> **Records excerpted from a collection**
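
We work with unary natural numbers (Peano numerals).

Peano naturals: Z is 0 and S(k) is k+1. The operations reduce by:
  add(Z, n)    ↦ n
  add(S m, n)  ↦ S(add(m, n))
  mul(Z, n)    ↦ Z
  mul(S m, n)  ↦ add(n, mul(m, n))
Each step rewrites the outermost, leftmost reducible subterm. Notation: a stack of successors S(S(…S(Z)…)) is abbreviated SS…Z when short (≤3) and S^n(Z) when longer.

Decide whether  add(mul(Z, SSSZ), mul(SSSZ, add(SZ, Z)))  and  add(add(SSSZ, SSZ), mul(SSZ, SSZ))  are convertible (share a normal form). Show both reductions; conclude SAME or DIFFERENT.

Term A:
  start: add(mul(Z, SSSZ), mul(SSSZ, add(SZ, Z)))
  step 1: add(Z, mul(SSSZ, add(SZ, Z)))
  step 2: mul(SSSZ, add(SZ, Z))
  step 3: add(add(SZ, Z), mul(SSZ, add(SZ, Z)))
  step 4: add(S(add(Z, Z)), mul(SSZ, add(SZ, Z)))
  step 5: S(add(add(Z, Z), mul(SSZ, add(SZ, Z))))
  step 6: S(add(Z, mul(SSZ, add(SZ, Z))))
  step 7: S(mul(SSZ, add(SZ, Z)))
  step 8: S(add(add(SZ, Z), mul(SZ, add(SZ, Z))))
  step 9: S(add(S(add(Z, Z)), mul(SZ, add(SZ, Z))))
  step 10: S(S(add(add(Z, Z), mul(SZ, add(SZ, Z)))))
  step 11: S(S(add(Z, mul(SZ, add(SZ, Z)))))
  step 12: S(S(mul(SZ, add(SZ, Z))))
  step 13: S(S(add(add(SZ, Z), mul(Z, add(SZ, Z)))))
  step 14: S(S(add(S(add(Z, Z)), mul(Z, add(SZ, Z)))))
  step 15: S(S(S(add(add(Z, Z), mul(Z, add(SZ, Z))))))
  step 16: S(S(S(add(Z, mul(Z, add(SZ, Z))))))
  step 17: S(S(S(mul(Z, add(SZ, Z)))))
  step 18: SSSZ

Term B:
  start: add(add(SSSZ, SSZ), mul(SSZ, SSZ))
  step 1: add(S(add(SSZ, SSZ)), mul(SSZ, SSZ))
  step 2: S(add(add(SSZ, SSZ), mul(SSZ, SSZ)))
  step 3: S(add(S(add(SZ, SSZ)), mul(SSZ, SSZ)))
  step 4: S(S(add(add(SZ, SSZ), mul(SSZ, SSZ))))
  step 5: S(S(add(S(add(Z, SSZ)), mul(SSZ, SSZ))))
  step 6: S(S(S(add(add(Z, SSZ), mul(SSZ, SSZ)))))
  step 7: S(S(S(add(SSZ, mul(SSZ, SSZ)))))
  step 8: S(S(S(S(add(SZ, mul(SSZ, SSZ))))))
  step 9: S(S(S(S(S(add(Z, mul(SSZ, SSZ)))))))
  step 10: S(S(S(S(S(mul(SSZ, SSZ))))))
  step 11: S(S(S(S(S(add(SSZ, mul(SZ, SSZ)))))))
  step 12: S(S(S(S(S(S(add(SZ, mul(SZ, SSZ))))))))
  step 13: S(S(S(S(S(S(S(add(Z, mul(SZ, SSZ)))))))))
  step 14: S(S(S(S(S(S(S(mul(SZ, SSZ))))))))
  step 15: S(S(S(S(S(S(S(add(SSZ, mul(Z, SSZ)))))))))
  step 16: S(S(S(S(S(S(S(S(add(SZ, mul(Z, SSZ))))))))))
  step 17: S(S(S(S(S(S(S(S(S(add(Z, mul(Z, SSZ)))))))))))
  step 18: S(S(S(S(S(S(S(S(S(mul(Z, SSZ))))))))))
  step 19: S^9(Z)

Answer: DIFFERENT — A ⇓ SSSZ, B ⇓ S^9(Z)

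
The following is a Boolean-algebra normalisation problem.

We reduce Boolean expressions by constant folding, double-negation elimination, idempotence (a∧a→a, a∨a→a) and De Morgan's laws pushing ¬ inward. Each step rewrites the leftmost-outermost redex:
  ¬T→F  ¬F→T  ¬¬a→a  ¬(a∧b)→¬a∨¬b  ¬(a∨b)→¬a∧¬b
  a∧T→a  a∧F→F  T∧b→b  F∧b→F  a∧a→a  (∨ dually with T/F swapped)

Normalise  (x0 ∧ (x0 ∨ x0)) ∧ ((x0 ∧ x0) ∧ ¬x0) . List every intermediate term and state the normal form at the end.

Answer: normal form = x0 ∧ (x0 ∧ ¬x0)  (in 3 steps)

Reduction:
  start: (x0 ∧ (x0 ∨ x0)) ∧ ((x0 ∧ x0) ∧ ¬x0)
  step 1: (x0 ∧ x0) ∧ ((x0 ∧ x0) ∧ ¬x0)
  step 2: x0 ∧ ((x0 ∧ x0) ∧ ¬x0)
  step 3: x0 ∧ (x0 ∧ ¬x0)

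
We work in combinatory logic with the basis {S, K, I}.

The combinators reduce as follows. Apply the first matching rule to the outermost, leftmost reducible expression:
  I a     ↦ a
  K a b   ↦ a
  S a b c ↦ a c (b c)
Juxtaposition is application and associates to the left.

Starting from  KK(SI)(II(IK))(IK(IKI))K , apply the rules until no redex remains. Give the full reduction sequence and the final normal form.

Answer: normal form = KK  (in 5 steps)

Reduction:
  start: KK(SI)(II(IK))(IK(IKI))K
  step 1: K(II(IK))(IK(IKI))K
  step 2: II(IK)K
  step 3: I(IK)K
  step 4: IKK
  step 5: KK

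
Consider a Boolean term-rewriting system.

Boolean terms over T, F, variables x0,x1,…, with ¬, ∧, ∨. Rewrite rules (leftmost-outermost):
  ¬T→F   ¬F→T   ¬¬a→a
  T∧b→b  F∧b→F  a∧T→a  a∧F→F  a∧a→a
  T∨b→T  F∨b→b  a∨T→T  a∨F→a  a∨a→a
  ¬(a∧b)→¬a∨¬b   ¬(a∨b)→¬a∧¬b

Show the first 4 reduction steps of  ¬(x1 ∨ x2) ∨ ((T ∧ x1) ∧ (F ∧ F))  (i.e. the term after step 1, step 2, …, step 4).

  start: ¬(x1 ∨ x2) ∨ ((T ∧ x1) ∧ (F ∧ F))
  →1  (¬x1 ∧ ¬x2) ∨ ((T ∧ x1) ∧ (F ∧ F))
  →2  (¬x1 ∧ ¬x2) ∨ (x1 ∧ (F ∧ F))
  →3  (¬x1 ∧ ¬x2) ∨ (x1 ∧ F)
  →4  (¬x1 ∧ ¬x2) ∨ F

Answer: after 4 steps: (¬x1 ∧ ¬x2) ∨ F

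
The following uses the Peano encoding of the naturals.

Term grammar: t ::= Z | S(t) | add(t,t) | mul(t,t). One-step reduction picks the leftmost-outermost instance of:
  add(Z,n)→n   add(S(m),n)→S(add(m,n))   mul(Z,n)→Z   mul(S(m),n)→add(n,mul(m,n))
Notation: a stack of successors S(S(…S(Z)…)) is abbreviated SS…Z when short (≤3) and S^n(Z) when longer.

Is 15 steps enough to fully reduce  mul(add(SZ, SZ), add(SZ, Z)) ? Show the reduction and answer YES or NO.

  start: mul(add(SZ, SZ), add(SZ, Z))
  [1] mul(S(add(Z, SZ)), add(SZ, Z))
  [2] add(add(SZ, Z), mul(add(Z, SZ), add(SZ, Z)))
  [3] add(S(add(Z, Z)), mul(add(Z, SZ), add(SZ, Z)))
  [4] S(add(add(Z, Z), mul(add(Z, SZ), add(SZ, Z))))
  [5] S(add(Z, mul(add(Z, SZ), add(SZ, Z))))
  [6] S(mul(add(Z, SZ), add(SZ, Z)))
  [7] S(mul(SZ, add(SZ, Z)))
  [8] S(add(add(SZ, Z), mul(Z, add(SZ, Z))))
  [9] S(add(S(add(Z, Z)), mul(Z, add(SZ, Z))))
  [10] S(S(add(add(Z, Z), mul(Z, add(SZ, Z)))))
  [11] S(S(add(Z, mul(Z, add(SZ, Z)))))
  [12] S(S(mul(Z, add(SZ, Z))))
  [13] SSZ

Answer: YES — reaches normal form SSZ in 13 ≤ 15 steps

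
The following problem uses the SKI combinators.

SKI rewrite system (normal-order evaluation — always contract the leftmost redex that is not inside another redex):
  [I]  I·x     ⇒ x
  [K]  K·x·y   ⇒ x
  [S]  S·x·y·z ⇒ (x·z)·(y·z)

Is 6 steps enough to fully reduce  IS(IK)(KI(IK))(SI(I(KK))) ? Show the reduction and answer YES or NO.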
==
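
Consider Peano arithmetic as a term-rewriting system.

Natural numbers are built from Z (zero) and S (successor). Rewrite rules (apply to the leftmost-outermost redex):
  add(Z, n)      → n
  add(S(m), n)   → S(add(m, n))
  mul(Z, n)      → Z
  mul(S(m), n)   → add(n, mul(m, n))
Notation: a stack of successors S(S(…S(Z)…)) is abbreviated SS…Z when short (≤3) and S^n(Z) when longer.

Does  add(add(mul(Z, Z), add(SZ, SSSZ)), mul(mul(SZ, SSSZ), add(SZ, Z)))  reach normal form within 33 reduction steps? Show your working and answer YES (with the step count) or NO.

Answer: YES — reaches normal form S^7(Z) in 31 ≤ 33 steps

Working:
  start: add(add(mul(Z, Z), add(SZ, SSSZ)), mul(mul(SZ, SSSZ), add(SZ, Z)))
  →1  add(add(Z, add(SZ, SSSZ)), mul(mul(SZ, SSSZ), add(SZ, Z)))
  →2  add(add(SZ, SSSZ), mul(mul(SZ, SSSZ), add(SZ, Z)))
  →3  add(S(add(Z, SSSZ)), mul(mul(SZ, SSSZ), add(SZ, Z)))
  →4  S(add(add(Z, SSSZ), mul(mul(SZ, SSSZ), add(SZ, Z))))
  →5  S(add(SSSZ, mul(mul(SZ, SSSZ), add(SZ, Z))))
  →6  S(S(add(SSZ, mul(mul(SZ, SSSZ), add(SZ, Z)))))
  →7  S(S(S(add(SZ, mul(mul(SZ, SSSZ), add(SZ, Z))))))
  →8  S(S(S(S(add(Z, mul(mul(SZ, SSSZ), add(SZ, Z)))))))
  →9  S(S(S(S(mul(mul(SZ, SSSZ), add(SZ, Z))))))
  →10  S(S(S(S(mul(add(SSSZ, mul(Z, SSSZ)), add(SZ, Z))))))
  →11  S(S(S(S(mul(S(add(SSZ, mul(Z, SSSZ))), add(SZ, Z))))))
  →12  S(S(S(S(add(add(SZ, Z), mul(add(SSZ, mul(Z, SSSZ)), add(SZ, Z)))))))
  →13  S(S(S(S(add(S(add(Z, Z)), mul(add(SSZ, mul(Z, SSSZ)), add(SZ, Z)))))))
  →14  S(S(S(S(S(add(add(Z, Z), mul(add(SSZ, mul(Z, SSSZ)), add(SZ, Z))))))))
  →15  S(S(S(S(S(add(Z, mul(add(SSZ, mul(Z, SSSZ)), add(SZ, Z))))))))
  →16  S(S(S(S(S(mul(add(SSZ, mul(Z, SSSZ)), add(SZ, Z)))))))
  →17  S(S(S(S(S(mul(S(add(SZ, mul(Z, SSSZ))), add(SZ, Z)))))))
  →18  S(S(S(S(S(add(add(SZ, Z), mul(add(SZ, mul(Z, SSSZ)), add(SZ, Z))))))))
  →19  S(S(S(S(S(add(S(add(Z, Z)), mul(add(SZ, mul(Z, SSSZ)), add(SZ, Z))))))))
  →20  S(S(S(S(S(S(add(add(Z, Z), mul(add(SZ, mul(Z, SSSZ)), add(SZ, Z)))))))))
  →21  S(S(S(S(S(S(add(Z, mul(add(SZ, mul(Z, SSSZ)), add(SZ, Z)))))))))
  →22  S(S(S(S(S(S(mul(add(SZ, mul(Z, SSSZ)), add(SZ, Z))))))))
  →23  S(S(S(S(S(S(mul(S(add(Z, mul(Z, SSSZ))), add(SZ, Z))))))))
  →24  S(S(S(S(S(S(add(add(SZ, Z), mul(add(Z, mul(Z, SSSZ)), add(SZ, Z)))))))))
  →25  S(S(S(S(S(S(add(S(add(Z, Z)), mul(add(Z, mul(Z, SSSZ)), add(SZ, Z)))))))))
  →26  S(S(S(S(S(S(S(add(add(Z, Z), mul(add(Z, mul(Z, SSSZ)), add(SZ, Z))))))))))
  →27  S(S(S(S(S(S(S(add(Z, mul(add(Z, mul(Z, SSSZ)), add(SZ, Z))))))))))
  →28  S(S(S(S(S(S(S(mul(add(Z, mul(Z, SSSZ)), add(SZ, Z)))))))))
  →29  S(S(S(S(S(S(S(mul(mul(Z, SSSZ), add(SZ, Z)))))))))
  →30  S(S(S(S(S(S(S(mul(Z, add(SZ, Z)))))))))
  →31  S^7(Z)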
--
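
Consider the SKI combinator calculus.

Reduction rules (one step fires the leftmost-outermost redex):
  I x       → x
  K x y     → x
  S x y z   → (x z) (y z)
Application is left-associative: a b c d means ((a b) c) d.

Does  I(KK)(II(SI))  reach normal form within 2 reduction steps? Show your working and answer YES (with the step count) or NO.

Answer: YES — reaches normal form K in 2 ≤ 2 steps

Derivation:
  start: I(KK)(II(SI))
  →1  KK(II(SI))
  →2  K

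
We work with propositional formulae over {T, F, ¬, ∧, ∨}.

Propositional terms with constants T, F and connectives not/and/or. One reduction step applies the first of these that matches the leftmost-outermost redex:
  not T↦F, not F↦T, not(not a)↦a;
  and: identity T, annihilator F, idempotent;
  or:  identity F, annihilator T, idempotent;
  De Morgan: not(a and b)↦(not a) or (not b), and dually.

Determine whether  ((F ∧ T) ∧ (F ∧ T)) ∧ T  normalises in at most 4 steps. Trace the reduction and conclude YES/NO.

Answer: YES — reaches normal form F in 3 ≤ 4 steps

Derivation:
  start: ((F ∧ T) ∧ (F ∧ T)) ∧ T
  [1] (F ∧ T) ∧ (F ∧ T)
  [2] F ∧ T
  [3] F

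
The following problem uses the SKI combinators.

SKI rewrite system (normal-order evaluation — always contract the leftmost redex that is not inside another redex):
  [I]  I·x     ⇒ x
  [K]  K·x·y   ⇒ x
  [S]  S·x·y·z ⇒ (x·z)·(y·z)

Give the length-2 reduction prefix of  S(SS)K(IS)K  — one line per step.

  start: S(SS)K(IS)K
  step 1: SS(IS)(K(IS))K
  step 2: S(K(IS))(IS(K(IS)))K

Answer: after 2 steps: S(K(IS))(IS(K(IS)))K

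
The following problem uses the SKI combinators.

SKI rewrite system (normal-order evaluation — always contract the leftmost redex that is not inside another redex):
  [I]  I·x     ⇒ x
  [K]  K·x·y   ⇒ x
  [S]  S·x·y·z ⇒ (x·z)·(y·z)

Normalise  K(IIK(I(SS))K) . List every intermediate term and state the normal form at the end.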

> **WHAT YOU SHOULD DO**
An exact copy of the lines above between the line holding "Peano naturals: Z" and the line holding "Each step rewrites the outermost, leftmost", inclusive, is the whole answer.

> **EXERCISE ANSWER**
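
Peano naturals: Z is 0 and S(k) is k+1. The operations reduce by:
  add(Z, n)    ↦ n
  add(S m, n)  ↦ S(add(m, n))
  mul(Z, n)    ↦ Z
  mul(S m, n)  ↦ add(n, mul(m, n))
Each step rewrites the outermost, leftmost reducible subterm. Notation: a stack of successors S(S(…S(Z)…)) is abbreviated SS…Z when short (≤3) and S^n(Z) when longer.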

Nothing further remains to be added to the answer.